Recorded data
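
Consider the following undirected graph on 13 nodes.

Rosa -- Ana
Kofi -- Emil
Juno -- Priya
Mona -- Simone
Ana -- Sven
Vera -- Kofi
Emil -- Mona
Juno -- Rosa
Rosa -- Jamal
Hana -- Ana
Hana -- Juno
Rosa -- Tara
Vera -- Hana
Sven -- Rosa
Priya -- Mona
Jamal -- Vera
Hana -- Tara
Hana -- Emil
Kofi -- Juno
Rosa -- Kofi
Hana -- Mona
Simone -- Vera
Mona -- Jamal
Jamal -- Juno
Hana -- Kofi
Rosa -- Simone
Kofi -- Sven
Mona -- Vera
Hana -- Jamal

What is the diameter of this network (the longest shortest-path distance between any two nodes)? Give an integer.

3

Eccentricity of each node (its greatest distance to any other): Ana:3, Emil:2, Hana:2, Jamal:2, Juno:2, Kofi:2, Mona:3, Priya:3, Rosa:2, Simone:2, Sven:3, Tara:3, Vera:2.
The maximum eccentricity is 3, realized for instance by the pair Ana–Priya via Ana – Rosa – Juno – Priya. So the diameter is 3.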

_TASK INSTRUCTIONS_. Begin at the first line of the entries above and copy every line exactly, ending with the line that contains "Simone -- Vera".

_WRITTEN ANSWER_.
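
Consider the following undirected graph on 13 nodes.

Rosa -- Ana
Kofi -- Emil
Juno -- Priya
Mona -- Simone
Ana -- Sven
Vera -- Kofi
Emil -- Mona
Juno -- Rosa
Rosa -- Jamal
Hana -- Ana
Hana -- Juno
Rosa -- Tara
Vera -- Hana
Sven -- Rosa
Priya -- Mona
Jamal -- Vera
Hana -- Tara
Hana -- Emil
Kofi -- Juno
Rosa -- Kofi
Hana -- Mona
Simone -- Vera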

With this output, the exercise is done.